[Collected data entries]

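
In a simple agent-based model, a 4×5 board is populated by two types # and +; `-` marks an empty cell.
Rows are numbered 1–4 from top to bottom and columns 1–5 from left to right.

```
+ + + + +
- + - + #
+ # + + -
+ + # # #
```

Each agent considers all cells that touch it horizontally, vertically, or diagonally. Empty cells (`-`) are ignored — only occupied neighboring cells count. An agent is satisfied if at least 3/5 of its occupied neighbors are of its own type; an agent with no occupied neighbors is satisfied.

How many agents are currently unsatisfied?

Row 1: (1,1)+ 2/2 ok · (1,2)+ 3/3 ok · (1,3)+ 4/4 ok · (1,4)+ 3/4 ok · (1,5)+ 2/3 ok
Row 2: (2,2)+ 5/6 ok · (2,4)+ 5/6 ok · (2,5)# 0/4 unhappy
Row 3: (3,1)+ 3/4 ok · (3,2)# 1/6 unhappy · (3,3)+ 4/7 unhappy · (3,4)+ 2/6 unhappy
Row 4: (4,1)+ 2/3 ok · (4,2)+ 3/5 ok · (4,3)# 2/5 unhappy · (4,4)# 2/4 unhappy · (4,5)# 1/2 unhappy
Unsatisfied: (2,5), (3,2), (3,3), (3,4), (4,3), (4,4), (4,5) — 7 in total.

7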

What you should do >>
An exact copy of every record above is what's needed here.

Written solution >>
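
In a simple agent-based model, a 4×5 board is populated by two types # and +; `-` marks an empty cell.
Rows are numbered 1–4 from top to bottom and columns 1–5 from left to right.

```
+ + + + +
- + - + #
+ # + + -
+ + # # #
```

Each agent considers all cells that touch it horizontally, vertically, or diagonally. Empty cells (`-`) are ignored — only occupied neighboring cells count. An agent is satisfied if at least 3/5 of its occupied neighbors are of its own type; an agent with no occupied neighbors is satisfied.

How many agents are currently unsatisfied?

Row 1: (1,1)+ 2/2 ok · (1,2)+ 3/3 ok · (1,3)+ 4/4 ok · (1,4)+ 3/4 ok · (1,5)+ 2/3 ok
Row 2: (2,2)+ 5/6 ok · (2,4)+ 5/6 ok · (2,5)# 0/4 unhappy
Row 3: (3,1)+ 3/4 ok · (3,2)# 1/6 unhappy · (3,3)+ 4/7 unhappy · (3,4)+ 2/6 unhappy
Row 4: (4,1)+ 2/3 ok · (4,2)+ 3/5 ok · (4,3)# 2/5 unhappy · (4,4)# 2/4 unhappy · (4,5)# 1/2 unhappy
Unsatisfied: (2,5), (3,2), (3,3), (3,4), (4,3), (4,4), (4,5) — 7 in total.

7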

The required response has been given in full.